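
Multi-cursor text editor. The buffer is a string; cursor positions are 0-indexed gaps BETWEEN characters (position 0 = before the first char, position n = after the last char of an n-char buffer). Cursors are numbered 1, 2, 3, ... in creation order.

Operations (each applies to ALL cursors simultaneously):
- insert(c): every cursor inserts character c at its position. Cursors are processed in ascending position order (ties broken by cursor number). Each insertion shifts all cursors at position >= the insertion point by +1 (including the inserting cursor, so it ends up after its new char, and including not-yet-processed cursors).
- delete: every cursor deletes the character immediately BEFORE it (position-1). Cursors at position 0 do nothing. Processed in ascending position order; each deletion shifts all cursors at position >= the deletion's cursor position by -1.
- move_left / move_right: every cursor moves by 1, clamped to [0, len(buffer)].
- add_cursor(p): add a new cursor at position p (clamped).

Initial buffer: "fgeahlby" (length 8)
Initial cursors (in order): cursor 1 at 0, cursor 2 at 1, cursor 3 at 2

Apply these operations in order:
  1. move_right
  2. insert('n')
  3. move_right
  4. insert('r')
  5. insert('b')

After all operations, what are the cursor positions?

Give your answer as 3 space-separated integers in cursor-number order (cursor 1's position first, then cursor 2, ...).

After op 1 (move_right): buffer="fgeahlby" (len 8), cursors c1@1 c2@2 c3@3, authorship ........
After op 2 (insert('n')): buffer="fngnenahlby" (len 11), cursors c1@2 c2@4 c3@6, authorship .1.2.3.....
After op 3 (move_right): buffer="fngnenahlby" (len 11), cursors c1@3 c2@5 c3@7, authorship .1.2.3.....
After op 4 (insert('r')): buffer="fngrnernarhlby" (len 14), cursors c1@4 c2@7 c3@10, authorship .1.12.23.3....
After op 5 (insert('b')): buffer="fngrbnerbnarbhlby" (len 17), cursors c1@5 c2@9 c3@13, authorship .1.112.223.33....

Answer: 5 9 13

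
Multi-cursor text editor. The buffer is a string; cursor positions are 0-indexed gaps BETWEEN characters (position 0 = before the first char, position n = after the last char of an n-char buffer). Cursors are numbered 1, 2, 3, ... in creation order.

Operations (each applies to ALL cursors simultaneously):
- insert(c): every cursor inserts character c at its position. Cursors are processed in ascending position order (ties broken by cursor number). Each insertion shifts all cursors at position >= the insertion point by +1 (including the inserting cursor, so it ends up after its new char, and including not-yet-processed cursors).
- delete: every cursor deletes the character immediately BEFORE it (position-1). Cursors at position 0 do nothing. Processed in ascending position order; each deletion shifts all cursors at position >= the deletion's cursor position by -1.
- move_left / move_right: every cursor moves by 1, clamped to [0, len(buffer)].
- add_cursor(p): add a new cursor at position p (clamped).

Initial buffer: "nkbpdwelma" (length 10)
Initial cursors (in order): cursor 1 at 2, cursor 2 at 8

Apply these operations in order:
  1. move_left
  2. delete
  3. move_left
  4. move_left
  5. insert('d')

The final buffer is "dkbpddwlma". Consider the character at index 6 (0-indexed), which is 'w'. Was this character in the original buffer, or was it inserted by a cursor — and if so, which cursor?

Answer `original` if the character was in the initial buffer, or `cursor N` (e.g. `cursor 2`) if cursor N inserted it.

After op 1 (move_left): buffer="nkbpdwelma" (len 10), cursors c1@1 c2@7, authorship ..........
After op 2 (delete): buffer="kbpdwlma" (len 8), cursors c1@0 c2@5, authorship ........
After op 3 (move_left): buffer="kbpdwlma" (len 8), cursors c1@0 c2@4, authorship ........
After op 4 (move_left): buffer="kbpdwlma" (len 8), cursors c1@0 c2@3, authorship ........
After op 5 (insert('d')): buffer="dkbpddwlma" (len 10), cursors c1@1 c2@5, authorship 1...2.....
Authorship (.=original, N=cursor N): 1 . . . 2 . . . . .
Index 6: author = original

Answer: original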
--
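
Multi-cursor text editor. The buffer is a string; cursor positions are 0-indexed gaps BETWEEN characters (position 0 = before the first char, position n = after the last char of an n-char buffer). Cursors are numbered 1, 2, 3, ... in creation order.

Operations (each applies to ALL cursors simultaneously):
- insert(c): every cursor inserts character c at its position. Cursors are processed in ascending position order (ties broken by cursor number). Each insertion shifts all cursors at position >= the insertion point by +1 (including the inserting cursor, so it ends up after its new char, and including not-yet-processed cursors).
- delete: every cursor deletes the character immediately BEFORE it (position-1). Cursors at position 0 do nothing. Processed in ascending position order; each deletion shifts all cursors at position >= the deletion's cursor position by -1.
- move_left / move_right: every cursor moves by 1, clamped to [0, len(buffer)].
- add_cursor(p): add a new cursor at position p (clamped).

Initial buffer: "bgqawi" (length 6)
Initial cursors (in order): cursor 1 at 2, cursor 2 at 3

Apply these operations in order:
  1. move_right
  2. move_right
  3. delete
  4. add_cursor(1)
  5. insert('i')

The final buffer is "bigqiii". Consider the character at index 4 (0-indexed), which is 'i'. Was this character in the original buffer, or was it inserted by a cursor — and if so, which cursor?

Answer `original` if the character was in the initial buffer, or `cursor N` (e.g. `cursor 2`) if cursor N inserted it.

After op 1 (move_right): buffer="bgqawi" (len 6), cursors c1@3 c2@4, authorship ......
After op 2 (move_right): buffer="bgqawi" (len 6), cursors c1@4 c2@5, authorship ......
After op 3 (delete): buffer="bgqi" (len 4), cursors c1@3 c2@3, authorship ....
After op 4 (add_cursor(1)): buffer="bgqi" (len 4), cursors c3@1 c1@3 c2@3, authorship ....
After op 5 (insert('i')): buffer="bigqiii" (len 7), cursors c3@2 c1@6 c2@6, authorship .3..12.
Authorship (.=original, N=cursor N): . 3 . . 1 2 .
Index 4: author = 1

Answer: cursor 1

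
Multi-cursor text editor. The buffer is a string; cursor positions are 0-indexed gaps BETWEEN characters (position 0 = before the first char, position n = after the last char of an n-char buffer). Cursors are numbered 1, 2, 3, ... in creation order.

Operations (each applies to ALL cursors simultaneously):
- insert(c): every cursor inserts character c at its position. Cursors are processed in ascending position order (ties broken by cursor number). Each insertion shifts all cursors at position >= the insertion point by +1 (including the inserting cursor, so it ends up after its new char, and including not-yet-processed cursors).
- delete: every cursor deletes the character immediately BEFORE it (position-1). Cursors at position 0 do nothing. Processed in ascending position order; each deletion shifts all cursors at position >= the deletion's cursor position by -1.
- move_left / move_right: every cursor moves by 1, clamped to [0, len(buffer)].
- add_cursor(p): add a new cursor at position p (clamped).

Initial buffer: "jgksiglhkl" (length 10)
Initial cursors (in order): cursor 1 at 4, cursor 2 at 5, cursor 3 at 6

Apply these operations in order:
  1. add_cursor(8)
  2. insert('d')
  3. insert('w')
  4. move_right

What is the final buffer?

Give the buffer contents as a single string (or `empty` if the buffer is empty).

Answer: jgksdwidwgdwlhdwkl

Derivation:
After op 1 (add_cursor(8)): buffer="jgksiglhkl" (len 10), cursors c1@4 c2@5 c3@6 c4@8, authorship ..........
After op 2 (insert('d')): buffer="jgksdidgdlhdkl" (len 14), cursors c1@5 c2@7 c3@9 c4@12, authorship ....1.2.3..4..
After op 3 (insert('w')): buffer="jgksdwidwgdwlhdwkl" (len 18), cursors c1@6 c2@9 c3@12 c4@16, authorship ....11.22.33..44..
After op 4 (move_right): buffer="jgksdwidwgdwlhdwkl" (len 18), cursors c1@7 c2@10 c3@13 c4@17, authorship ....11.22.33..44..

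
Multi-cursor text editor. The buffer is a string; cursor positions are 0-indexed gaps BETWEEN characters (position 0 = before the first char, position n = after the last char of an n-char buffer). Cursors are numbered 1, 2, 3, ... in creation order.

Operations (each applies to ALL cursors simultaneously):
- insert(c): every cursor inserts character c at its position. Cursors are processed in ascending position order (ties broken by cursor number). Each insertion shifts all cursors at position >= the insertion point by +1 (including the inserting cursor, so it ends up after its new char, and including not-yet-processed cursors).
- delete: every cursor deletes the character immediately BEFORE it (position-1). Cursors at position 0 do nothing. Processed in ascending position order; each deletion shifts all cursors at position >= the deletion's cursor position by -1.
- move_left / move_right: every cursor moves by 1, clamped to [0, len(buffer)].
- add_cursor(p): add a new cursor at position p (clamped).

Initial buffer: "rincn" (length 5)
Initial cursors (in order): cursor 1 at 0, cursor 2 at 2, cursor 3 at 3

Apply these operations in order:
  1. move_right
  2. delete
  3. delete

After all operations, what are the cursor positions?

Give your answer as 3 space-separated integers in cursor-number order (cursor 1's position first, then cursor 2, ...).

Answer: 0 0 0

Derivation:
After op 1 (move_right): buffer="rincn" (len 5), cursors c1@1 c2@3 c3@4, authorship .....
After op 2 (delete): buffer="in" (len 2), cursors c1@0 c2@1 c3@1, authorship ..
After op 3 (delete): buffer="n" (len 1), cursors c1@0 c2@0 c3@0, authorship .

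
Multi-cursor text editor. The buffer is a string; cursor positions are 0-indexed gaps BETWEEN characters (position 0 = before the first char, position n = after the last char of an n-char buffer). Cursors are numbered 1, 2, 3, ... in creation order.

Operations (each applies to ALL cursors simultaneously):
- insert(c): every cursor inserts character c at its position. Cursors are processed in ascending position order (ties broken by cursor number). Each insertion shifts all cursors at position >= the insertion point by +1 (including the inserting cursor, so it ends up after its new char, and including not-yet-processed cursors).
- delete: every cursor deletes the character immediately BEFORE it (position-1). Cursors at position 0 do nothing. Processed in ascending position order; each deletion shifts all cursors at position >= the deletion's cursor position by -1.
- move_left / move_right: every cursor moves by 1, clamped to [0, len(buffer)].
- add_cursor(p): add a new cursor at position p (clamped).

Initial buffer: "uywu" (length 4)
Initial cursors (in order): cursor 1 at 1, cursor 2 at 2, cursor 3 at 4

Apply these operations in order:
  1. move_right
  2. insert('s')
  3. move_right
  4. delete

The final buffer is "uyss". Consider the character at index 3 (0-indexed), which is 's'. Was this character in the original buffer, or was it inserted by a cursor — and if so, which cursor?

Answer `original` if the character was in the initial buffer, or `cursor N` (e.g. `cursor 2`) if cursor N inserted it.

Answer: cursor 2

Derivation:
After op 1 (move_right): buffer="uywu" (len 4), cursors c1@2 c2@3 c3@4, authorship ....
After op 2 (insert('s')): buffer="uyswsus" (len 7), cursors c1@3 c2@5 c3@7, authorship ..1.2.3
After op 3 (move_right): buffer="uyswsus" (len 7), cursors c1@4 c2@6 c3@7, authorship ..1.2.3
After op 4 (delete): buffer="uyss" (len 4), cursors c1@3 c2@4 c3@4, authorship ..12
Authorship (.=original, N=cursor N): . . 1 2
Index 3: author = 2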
---
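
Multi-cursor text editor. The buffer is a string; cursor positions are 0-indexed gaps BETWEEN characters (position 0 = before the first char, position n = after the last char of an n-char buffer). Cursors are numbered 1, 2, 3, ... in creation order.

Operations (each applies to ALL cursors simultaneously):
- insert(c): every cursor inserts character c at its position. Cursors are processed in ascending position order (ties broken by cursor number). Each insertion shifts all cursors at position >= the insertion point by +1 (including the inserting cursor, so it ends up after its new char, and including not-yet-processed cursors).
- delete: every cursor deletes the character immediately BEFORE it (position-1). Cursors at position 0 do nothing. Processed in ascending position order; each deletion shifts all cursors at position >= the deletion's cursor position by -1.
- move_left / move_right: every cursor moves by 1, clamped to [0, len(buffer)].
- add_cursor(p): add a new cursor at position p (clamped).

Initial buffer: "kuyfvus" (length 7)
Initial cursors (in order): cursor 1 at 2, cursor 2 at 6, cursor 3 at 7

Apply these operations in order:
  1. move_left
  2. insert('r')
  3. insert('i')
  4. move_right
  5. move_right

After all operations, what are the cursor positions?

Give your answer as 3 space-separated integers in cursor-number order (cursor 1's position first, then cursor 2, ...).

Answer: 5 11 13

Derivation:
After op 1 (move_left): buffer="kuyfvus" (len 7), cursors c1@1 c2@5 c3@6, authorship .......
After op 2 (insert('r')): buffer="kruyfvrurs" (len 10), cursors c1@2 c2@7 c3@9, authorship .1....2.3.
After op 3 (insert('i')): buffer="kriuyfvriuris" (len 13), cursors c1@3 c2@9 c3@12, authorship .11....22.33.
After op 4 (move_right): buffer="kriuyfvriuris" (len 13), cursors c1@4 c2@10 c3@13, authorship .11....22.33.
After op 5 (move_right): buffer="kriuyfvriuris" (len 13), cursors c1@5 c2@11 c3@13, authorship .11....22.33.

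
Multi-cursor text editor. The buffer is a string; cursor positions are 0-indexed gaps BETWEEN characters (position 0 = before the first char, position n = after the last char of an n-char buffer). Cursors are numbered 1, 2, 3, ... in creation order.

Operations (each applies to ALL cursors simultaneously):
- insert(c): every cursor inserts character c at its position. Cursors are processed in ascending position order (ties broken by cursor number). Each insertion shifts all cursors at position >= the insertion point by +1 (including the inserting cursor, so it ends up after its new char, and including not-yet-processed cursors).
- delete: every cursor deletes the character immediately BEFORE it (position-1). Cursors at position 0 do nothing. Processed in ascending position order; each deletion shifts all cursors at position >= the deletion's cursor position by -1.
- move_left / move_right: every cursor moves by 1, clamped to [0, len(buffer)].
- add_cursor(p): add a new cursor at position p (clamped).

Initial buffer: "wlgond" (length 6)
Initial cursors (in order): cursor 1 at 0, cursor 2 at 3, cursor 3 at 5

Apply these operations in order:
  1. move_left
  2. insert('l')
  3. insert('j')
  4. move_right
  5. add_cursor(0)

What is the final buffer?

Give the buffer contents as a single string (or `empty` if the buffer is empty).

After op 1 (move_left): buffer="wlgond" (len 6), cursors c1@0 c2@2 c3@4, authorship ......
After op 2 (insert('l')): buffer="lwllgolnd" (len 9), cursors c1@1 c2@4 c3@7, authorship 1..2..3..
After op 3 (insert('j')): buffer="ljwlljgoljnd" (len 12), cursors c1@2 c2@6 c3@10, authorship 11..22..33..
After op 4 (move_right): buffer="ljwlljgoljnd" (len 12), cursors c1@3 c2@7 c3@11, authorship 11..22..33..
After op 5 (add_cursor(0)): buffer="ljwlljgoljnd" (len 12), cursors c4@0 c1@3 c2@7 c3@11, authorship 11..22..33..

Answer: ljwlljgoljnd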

→ WHAT IS BEING ASKED: Count how many lines in the entries above hold the word "this". Give that number by itself.

→ SOLUTION: 3